Quote each record exactly, please, leaving none out.

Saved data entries

○ ○ ○

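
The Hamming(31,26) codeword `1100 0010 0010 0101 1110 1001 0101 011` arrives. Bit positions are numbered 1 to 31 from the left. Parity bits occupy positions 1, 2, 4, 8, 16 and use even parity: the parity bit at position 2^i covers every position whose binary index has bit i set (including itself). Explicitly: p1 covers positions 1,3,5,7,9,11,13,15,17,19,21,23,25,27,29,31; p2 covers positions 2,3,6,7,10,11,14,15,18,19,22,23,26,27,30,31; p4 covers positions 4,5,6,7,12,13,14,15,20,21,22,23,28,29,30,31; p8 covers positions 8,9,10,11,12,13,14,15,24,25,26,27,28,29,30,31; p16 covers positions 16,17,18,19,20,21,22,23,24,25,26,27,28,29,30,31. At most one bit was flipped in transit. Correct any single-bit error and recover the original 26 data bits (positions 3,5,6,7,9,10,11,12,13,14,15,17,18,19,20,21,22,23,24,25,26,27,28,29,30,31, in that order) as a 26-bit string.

s1: b1⊕b3⊕b5⊕b7⊕b9⊕b11⊕b13⊕b15⊕b17⊕b19⊕b21⊕b23⊕b25⊕b27⊕b29⊕b31 = 1⊕0⊕0⊕1⊕0⊕1⊕0⊕0⊕1⊕1⊕1⊕0⊕0⊕0⊕0⊕1 = 1
s2: b2⊕b3⊕b6⊕b7⊕b10⊕b11⊕b14⊕b15⊕b18⊕b19⊕b22⊕b23⊕b26⊕b27⊕b30⊕b31 = 1⊕0⊕0⊕1⊕0⊕1⊕1⊕0⊕1⊕1⊕0⊕0⊕1⊕0⊕1⊕1 = 1
s4: b4⊕b5⊕b6⊕b7⊕b12⊕b13⊕b14⊕b15⊕b20⊕b21⊕b22⊕b23⊕b28⊕b29⊕b30⊕b31 = 0⊕0⊕0⊕1⊕0⊕0⊕1⊕0⊕0⊕1⊕0⊕0⊕1⊕0⊕1⊕1 = 0
s8: b8⊕b9⊕b10⊕b11⊕b12⊕b13⊕b14⊕b15⊕b24⊕b25⊕b26⊕b27⊕b28⊕b29⊕b30⊕b31 = 0⊕0⊕0⊕1⊕0⊕0⊕1⊕0⊕1⊕0⊕1⊕0⊕1⊕0⊕1⊕1 = 1
s16: b16⊕b17⊕b18⊕b19⊕b20⊕b21⊕b22⊕b23⊕b24⊕b25⊕b26⊕b27⊕b28⊕b29⊕b30⊕b31 = 1⊕1⊕1⊕1⊕0⊕1⊕0⊕0⊕1⊕0⊕1⊕0⊕1⊕0⊕1⊕1 = 0
Syndrome (s16...s1) = 01011 → position 11.
Flip bit 11: corrected codeword = 1100001000000101111010010101011
Data bits at positions 3,5,6,7,9,10,11,12,13,14,15,17,18,19,20,21,22,23,24,25,26,27,28,29,30,31: 00010000010111010010101011

00010000010111010010101011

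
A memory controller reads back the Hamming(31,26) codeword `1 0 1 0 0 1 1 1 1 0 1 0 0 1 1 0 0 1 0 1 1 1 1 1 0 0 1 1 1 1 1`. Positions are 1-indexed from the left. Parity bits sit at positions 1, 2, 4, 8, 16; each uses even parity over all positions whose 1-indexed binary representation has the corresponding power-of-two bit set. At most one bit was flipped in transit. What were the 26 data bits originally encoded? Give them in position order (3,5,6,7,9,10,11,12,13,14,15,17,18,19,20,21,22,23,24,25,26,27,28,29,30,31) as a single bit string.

s1: b1⊕b3⊕b5⊕b7⊕b9⊕b11⊕b13⊕b15⊕b17⊕b19⊕b21⊕b23⊕b25⊕b27⊕b29⊕b31 = 1⊕1⊕0⊕1⊕1⊕1⊕0⊕1⊕0⊕0⊕1⊕1⊕0⊕1⊕1⊕1 = 1
s2: b2⊕b3⊕b6⊕b7⊕b10⊕b11⊕b14⊕b15⊕b18⊕b19⊕b22⊕b23⊕b26⊕b27⊕b30⊕b31 = 0⊕1⊕1⊕1⊕0⊕1⊕1⊕1⊕1⊕0⊕1⊕1⊕0⊕1⊕1⊕1 = 0
s4: b4⊕b5⊕b6⊕b7⊕b12⊕b13⊕b14⊕b15⊕b20⊕b21⊕b22⊕b23⊕b28⊕b29⊕b30⊕b31 = 0⊕0⊕1⊕1⊕0⊕0⊕1⊕1⊕1⊕1⊕1⊕1⊕1⊕1⊕1⊕1 = 0
s8: b8⊕b9⊕b10⊕b11⊕b12⊕b13⊕b14⊕b15⊕b24⊕b25⊕b26⊕b27⊕b28⊕b29⊕b30⊕b31 = 1⊕1⊕0⊕1⊕0⊕0⊕1⊕1⊕1⊕0⊕0⊕1⊕1⊕1⊕1⊕1 = 1
s16: b16⊕b17⊕b18⊕b19⊕b20⊕b21⊕b22⊕b23⊕b24⊕b25⊕b26⊕b27⊕b28⊕b29⊕b30⊕b31 = 0⊕0⊕1⊕0⊕1⊕1⊕1⊕1⊕1⊕0⊕0⊕1⊕1⊕1⊕1⊕1 = 1
Syndrome (s16...s1) = 11001 → position 25.
Flip bit 25: corrected codeword = 1010011110100110010111111011111
Data bits at positions 3,5,6,7,9,10,11,12,13,14,15,17,18,19,20,21,22,23,24,25,26,27,28,29,30,31: 10111010011010111111011111

10111010011010111111011111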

○ ○ ○

• **Solution to this task**
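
The Hamming(31,26) codeword `1100 0010 0010 0101 1110 1001 0101 011` arrives. Bit positions are numbered 1 to 31 from the left. Parity bits occupy positions 1, 2, 4, 8, 16 and use even parity: the parity bit at position 2^i covers every position whose binary index has bit i set (including itself). Explicitly: p1 covers positions 1,3,5,7,9,11,13,15,17,19,21,23,25,27,29,31; p2 covers positions 2,3,6,7,10,11,14,15,18,19,22,23,26,27,30,31; p4 covers positions 4,5,6,7,12,13,14,15,20,21,22,23,28,29,30,31; p8 covers positions 8,9,10,11,12,13,14,15,24,25,26,27,28,29,30,31; p16 covers positions 16,17,18,19,20,21,22,23,24,25,26,27,28,29,30,31. At most one bit was flipped in transit. Correct any single-bit error and recover the original 26 data bits (positions 3,5,6,7,9,10,11,12,13,14,15,17,18,19,20,21,22,23,24,25,26,27,28,29,30,31, in that order) as a 26-bit string.

s1: b1⊕b3⊕b5⊕b7⊕b9⊕b11⊕b13⊕b15⊕b17⊕b19⊕b21⊕b23⊕b25⊕b27⊕b29⊕b31 = 1⊕0⊕0⊕1⊕0⊕1⊕0⊕0⊕1⊕1⊕1⊕0⊕0⊕0⊕0⊕1 = 1
s2: b2⊕b3⊕b6⊕b7⊕b10⊕b11⊕b14⊕b15⊕b18⊕b19⊕b22⊕b23⊕b26⊕b27⊕b30⊕b31 = 1⊕0⊕0⊕1⊕0⊕1⊕1⊕0⊕1⊕1⊕0⊕0⊕1⊕0⊕1⊕1 = 1
s4: b4⊕b5⊕b6⊕b7⊕b12⊕b13⊕b14⊕b15⊕b20⊕b21⊕b22⊕b23⊕b28⊕b29⊕b30⊕b31 = 0⊕0⊕0⊕1⊕0⊕0⊕1⊕0⊕0⊕1⊕0⊕0⊕1⊕0⊕1⊕1 = 0
s8: b8⊕b9⊕b10⊕b11⊕b12⊕b13⊕b14⊕b15⊕b24⊕b25⊕b26⊕b27⊕b28⊕b29⊕b30⊕b31 = 0⊕0⊕0⊕1⊕0⊕0⊕1⊕0⊕1⊕0⊕1⊕0⊕1⊕0⊕1⊕1 = 1
s16: b16⊕b17⊕b18⊕b19⊕b20⊕b21⊕b22⊕b23⊕b24⊕b25⊕b26⊕b27⊕b28⊕b29⊕b30⊕b31 = 1⊕1⊕1⊕1⊕0⊕1⊕0⊕0⊕1⊕0⊕1⊕0⊕1⊕0⊕1⊕1 = 0
Syndrome (s16...s1) = 01011 → position 11.
Flip bit 11: corrected codeword = 1100001000000101111010010101011
Data bits at positions 3,5,6,7,9,10,11,12,13,14,15,17,18,19,20,21,22,23,24,25,26,27,28,29,30,31: 00010000010111010010101011

00010000010111010010101011

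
A memory controller reads back the Hamming(31,26) codeword `1 0 1 0 0 1 1 1 1 0 1 0 0 1 1 0 0 1 0 1 1 1 1 1 0 0 1 1 1 1 1`. Positions are 1-indexed from the left. Parity bits sit at positions 1, 2, 4, 8, 16; each uses even parity over all positions whose 1-indexed binary representation has the corresponding power-of-two bit set. At most one bit was flipped in transit. What were the 26 data bits originally encoded? Give them in position order (3,5,6,7,9,10,11,12,13,14,15,17,18,19,20,21,22,23,24,25,26,27,28,29,30,31) as a single bit string.

s1: b1⊕b3⊕b5⊕b7⊕b9⊕b11⊕b13⊕b15⊕b17⊕b19⊕b21⊕b23⊕b25⊕b27⊕b29⊕b31 = 1⊕1⊕0⊕1⊕1⊕1⊕0⊕1⊕0⊕0⊕1⊕1⊕0⊕1⊕1⊕1 = 1
s2: b2⊕b3⊕b6⊕b7⊕b10⊕b11⊕b14⊕b15⊕b18⊕b19⊕b22⊕b23⊕b26⊕b27⊕b30⊕b31 = 0⊕1⊕1⊕1⊕0⊕1⊕1⊕1⊕1⊕0⊕1⊕1⊕0⊕1⊕1⊕1 = 0
s4: b4⊕b5⊕b6⊕b7⊕b12⊕b13⊕b14⊕b15⊕b20⊕b21⊕b22⊕b23⊕b28⊕b29⊕b30⊕b31 = 0⊕0⊕1⊕1⊕0⊕0⊕1⊕1⊕1⊕1⊕1⊕1⊕1⊕1⊕1⊕1 = 0
s8: b8⊕b9⊕b10⊕b11⊕b12⊕b13⊕b14⊕b15⊕b24⊕b25⊕b26⊕b27⊕b28⊕b29⊕b30⊕b31 = 1⊕1⊕0⊕1⊕0⊕0⊕1⊕1⊕1⊕0⊕0⊕1⊕1⊕1⊕1⊕1 = 1
s16: b16⊕b17⊕b18⊕b19⊕b20⊕b21⊕b22⊕b23⊕b24⊕b25⊕b26⊕b27⊕b28⊕b29⊕b30⊕b31 = 0⊕0⊕1⊕0⊕1⊕1⊕1⊕1⊕1⊕0⊕0⊕1⊕1⊕1⊕1⊕1 = 1
Syndrome (s16...s1) = 11001 → position 25.
Flip bit 25: corrected codeword = 1010011110100110010111111011111
Data bits at positions 3,5,6,7,9,10,11,12,13,14,15,17,18,19,20,21,22,23,24,25,26,27,28,29,30,31: 10111010011010111111011111

10111010011010111111011111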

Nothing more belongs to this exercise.